**Data records**:
★ ★ ★ ★ ★

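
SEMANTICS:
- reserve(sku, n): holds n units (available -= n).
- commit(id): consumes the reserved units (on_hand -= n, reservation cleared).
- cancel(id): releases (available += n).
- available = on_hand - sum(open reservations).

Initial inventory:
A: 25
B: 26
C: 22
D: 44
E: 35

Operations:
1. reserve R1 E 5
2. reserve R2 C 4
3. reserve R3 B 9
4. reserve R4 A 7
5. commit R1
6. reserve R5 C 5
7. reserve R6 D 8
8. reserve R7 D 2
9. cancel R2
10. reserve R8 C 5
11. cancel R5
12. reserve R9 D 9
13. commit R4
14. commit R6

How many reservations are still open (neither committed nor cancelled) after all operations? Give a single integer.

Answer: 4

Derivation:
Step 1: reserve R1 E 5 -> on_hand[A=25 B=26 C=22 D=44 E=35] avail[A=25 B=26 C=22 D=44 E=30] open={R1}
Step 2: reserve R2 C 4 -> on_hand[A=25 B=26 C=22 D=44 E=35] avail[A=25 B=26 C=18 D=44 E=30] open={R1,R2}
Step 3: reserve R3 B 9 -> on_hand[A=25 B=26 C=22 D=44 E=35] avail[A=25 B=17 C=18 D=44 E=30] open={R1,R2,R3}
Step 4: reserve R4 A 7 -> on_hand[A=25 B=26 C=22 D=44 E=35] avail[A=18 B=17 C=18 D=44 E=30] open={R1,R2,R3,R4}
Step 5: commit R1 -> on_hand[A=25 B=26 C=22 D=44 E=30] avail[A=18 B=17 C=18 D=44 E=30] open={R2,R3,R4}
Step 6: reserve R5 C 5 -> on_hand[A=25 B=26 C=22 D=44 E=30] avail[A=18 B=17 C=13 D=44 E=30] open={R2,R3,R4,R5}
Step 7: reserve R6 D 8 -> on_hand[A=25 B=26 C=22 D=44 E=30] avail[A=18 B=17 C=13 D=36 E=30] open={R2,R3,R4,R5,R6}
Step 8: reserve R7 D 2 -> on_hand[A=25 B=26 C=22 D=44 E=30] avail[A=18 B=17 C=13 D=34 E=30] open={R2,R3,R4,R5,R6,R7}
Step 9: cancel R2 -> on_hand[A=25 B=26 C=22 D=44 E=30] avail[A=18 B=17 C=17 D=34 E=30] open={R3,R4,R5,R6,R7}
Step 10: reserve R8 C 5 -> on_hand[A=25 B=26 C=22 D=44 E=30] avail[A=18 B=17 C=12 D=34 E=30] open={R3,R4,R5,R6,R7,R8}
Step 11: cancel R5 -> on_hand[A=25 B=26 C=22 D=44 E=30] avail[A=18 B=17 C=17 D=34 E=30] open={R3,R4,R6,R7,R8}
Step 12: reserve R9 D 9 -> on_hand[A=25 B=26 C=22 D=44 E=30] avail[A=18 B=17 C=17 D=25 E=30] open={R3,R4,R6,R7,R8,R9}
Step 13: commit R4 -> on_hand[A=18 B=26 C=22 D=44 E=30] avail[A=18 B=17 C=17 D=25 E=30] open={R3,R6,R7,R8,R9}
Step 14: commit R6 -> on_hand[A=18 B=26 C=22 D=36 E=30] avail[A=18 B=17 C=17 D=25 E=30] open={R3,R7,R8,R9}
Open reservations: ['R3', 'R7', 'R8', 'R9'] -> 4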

★ ★ ★ ★ ★

**Exercise description**: Retype only the lines above between the line with "9. cancel R2" and the line with "14. commit R6", counting those two lines as well, and keep every character as it is.

**Task solution**:
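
9. cancel R2
10. reserve R8 C 5
11. cancel R5
12. reserve R9 D 9
13. commit R4
14. commit R6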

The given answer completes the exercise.